Please copy each line of the listing below in which the word "sweeps" appears.

=== Section Start ===

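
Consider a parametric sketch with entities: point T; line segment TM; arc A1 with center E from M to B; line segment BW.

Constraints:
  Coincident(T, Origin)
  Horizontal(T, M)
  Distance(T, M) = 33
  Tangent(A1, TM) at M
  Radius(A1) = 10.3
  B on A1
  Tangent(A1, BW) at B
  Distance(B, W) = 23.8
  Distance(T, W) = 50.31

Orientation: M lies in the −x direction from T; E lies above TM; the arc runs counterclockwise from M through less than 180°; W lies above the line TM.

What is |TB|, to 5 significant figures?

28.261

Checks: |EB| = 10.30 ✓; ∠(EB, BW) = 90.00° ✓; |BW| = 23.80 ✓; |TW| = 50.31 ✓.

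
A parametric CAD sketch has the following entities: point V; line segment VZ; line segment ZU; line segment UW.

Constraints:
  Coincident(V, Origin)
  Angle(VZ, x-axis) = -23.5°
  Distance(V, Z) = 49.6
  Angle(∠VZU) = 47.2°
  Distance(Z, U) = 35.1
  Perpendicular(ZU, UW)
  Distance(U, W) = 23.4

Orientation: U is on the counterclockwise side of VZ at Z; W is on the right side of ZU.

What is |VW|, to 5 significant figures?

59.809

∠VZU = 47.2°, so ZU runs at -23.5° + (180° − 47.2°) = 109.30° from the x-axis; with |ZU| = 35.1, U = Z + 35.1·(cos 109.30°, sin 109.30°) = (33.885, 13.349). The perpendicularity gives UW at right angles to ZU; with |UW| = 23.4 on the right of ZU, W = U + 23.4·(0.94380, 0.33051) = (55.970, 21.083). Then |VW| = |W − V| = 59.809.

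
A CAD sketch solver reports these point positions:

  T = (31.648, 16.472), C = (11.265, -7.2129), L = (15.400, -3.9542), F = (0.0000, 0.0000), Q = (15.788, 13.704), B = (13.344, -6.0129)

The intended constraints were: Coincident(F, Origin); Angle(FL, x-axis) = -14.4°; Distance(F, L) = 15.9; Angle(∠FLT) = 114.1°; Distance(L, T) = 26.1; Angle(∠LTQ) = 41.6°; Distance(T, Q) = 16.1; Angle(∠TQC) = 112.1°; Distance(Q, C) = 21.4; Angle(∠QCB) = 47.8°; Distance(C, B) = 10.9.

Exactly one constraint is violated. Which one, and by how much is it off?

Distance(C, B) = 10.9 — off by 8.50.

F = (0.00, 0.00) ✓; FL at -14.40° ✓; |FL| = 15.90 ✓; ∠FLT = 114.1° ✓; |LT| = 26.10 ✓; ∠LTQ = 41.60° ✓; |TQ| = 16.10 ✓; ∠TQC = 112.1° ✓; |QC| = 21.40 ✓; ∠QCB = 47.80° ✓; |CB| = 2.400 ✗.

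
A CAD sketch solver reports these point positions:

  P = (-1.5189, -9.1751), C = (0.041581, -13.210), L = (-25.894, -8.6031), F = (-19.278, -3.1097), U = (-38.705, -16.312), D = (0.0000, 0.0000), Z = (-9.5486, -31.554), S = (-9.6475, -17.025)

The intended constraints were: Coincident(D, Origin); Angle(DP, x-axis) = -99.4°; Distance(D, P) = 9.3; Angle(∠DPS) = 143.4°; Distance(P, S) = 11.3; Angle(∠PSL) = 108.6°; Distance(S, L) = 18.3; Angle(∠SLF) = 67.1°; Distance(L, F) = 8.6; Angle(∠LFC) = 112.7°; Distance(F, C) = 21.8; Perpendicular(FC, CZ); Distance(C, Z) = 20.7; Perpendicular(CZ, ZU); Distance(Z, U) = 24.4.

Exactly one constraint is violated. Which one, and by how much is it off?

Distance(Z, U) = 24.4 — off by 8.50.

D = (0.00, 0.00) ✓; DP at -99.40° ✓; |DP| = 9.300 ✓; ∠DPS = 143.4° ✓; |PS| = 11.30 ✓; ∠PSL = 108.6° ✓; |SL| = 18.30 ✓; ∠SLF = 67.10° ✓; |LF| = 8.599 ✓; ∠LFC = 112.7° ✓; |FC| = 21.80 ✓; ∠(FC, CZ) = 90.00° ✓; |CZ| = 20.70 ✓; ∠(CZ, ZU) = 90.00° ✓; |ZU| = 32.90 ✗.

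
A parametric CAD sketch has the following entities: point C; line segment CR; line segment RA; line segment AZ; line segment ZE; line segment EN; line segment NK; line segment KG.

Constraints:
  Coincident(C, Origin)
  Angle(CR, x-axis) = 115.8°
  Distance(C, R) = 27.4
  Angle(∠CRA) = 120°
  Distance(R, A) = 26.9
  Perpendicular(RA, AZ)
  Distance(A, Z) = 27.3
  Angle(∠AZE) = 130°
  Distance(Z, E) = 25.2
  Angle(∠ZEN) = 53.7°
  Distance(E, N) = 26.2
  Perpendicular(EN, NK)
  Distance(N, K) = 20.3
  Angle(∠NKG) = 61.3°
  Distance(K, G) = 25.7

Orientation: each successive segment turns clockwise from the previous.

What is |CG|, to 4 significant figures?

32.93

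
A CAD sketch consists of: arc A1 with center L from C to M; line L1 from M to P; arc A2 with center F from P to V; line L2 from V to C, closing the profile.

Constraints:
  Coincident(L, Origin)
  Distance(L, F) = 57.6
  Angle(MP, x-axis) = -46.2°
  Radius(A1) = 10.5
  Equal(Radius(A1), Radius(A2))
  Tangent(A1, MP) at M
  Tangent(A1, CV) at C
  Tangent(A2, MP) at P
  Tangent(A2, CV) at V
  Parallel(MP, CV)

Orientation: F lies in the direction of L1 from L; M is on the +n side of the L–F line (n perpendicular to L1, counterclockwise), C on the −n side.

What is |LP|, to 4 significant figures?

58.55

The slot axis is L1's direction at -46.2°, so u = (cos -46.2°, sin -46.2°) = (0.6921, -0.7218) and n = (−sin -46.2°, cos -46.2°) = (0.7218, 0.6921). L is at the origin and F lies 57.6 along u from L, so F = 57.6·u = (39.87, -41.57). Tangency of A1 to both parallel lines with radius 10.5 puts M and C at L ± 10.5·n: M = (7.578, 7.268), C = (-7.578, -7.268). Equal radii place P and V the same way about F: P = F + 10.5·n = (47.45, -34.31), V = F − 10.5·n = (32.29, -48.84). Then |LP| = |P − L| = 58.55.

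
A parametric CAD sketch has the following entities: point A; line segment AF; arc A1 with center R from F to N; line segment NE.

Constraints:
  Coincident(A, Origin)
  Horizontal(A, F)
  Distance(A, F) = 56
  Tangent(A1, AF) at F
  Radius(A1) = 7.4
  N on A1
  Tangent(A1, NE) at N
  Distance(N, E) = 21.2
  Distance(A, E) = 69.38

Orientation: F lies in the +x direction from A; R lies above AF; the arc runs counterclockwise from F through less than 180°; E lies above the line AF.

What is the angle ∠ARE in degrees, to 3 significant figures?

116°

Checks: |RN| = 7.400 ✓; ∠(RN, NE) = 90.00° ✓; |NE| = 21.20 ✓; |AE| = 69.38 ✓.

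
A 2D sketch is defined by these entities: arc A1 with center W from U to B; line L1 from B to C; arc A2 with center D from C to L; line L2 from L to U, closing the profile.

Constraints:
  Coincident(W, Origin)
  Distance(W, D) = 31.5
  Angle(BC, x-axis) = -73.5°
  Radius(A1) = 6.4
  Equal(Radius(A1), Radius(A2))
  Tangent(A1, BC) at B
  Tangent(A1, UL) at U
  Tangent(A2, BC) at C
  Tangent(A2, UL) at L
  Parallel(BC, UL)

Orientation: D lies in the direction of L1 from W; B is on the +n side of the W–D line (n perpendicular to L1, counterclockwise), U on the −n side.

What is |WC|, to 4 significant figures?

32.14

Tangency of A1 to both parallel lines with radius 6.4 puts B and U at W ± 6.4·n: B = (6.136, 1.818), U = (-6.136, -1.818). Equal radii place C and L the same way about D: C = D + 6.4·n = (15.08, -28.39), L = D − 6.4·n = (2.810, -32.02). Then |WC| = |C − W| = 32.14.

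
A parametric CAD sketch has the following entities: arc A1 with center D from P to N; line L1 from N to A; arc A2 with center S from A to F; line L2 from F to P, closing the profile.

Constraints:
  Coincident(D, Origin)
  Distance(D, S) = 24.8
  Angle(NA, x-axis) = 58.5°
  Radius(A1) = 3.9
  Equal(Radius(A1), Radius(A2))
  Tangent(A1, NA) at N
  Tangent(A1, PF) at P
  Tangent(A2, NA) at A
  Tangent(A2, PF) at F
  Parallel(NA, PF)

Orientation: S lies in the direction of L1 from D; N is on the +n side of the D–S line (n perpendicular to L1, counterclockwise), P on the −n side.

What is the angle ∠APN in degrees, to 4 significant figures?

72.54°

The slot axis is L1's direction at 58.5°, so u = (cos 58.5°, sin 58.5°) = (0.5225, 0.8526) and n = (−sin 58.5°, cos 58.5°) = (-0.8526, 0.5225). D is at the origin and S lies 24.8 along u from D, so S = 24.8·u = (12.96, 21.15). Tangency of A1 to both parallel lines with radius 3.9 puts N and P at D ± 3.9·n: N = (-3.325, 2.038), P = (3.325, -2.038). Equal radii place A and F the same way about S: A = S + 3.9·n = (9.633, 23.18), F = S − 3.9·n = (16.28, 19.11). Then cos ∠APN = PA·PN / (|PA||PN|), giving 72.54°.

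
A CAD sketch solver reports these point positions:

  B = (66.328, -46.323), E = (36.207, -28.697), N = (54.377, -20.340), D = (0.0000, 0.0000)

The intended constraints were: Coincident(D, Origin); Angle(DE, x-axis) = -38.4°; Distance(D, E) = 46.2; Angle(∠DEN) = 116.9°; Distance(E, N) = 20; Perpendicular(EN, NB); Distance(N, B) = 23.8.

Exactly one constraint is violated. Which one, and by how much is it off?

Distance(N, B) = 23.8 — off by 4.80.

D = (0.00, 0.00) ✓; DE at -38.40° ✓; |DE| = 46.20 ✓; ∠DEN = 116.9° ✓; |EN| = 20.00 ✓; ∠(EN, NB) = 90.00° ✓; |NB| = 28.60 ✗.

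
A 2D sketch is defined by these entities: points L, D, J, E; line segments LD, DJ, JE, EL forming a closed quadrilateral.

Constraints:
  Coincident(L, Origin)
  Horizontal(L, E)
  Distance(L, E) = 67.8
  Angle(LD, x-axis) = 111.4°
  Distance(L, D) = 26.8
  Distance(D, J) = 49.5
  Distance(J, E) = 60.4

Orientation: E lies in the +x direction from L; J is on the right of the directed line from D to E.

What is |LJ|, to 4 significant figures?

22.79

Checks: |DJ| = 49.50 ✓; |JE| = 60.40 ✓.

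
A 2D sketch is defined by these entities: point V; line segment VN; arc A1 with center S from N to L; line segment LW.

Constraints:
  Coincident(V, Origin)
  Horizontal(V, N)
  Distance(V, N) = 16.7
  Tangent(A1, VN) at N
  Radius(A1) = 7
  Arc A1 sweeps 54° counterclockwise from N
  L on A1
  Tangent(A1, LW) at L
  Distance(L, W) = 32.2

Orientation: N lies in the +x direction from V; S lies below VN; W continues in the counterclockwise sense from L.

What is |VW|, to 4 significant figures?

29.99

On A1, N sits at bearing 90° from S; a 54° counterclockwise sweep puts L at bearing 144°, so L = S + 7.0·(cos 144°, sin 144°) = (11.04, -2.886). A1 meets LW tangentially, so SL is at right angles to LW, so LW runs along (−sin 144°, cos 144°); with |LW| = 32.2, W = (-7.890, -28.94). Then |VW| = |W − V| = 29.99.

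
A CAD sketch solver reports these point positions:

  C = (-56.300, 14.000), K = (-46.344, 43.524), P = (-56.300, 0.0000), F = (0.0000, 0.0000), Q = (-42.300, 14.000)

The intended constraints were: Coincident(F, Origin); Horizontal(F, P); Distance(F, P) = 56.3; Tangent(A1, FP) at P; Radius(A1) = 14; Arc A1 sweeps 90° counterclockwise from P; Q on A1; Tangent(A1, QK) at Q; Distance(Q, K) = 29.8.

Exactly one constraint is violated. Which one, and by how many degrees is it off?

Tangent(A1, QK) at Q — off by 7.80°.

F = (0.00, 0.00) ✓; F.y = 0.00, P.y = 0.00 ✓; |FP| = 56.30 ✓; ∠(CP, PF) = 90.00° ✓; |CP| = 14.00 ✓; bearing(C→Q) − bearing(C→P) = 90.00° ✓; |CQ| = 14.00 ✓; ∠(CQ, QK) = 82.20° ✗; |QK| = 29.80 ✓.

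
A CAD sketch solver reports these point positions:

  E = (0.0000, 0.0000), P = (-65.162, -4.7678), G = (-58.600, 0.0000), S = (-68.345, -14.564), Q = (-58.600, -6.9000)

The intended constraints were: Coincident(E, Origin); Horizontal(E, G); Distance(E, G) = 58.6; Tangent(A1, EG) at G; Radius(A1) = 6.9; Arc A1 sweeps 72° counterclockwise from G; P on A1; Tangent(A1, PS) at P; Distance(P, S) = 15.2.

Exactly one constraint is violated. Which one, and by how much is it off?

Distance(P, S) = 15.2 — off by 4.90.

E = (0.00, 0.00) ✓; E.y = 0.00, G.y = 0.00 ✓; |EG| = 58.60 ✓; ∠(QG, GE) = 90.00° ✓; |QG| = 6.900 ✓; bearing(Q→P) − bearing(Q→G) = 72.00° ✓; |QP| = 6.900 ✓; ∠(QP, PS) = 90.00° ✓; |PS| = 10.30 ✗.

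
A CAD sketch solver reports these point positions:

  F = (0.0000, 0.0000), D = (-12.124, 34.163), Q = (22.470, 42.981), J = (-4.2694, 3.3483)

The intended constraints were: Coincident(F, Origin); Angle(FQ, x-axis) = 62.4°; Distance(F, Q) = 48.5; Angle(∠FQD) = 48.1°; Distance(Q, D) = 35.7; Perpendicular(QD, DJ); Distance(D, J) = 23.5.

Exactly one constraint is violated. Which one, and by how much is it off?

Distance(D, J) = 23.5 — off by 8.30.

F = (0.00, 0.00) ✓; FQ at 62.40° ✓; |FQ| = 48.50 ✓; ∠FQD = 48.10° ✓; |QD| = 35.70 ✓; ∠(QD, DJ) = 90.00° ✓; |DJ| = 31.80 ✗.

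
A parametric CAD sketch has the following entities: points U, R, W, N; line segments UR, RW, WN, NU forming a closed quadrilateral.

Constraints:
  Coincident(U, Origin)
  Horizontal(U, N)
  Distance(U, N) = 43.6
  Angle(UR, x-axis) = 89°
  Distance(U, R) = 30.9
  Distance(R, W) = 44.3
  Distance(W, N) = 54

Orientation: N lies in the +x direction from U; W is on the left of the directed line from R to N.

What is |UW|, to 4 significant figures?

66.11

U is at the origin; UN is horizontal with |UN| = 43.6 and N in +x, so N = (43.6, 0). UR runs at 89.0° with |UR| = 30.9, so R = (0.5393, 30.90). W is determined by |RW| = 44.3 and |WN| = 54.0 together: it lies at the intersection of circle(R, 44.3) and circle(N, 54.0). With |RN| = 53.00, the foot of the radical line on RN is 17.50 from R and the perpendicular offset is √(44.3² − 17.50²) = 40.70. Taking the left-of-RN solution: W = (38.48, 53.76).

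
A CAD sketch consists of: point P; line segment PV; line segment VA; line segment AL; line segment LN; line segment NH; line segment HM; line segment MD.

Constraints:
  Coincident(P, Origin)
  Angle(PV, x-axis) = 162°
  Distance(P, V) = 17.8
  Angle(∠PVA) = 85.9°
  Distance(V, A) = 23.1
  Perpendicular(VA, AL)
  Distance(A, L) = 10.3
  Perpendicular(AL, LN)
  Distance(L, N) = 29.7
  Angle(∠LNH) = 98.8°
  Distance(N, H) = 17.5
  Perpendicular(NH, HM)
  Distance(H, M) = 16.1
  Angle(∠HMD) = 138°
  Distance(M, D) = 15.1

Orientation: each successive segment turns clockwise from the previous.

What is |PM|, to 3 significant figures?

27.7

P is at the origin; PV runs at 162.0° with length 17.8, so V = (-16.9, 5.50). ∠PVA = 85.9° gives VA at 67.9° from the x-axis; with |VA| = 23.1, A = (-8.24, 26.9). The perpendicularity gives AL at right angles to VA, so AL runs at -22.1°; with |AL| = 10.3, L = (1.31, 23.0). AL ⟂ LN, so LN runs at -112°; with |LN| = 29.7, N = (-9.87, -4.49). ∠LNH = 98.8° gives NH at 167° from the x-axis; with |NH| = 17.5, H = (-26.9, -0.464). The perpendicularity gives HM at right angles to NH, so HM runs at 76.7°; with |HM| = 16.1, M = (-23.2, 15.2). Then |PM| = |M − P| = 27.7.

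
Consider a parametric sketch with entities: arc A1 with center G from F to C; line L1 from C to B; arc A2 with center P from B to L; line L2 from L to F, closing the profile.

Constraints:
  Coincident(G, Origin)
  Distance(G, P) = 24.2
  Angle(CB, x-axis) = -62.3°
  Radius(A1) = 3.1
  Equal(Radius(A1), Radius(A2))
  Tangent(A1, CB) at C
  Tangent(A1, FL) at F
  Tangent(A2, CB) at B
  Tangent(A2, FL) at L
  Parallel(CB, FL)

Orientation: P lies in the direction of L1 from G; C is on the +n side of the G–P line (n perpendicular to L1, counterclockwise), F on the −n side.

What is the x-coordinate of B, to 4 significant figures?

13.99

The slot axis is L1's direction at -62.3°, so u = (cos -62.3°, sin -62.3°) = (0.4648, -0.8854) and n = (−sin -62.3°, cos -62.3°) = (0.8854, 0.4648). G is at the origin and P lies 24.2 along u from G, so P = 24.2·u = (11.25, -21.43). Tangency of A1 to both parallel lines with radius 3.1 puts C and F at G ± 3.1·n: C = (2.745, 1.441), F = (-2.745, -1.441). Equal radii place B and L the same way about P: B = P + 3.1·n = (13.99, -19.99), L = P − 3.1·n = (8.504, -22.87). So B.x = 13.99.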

=== Section End ===

Answer to this exercise:
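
  Arc A1 sweeps 54° counterclockwise from N
The intended constraints were: Coincident(F, Origin); Horizontal(F, P); Distance(F, P) = 56.3; Tangent(A1, FP) at P; Radius(A1) = 14; Arc A1 sweeps 90° counterclockwise from P; Q on A1; Tangent(A1, QK) at Q; Distance(Q, K) = 29.8.
The intended constraints were: Coincident(E, Origin); Horizontal(E, G); Distance(E, G) = 58.6; Tangent(A1, EG) at G; Radius(A1) = 6.9; Arc A1 sweeps 72° counterclockwise from G; P on A1; Tangent(A1, PS) at P; Distance(P, S) = 15.2.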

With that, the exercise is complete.